> _Task_:
Could you output the entire listing without altering anything?

-=-=-=-=-

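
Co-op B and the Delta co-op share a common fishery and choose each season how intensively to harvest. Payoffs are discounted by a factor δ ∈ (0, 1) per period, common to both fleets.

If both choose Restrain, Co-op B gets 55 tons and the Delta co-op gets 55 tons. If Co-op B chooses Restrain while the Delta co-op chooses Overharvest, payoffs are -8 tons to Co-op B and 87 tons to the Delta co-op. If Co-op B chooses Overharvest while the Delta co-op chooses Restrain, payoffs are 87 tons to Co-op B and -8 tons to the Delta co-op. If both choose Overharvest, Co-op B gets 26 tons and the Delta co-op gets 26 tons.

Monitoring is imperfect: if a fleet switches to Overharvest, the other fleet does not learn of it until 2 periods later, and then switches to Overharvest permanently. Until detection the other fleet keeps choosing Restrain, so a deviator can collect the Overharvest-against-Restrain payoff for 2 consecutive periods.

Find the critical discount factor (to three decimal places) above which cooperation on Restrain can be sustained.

A deviator earns 87 for 2 periods, then 26 forever; cooperating earns 55 forever. Multiplying the IC by (1−δ):
55 ≥ 87(1−δ^2) + 26δ^2, so 61·δ^2 ≥ 32 and δ^2 ≥ 32/61.
δ ≥ (32/61)^(1/2) ≈ 0.724.

0.724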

-=-=-=-=-

> _Solved problem_:
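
Co-op B and the Delta co-op share a common fishery and choose each season how intensively to harvest. Payoffs are discounted by a factor δ ∈ (0, 1) per period, common to both fleets.

If both choose Restrain, Co-op B gets 55 tons and the Delta co-op gets 55 tons. If Co-op B chooses Restrain while the Delta co-op chooses Overharvest, payoffs are -8 tons to Co-op B and 87 tons to the Delta co-op. If Co-op B chooses Overharvest while the Delta co-op chooses Restrain, payoffs are 87 tons to Co-op B and -8 tons to the Delta co-op. If both choose Overharvest, Co-op B gets 26 tons and the Delta co-op gets 26 tons.

Monitoring is imperfect: if a fleet switches to Overharvest, the other fleet does not learn of it until 2 periods later, and then switches to Overharvest permanently. Until detection the other fleet keeps choosing Restrain, so a deviator can collect the Overharvest-against-Restrain payoff for 2 consecutive periods.

Find the critical discount factor (to three decimal places) above which cooperation on Restrain can be sustained.

A deviator earns 87 for 2 periods, then 26 forever; cooperating earns 55 forever. Multiplying the IC by (1−δ):
55 ≥ 87(1−δ^2) + 26δ^2, so 61·δ^2 ≥ 32 and δ^2 ≥ 32/61.
δ ≥ (32/61)^(1/2) ≈ 0.724.

0.724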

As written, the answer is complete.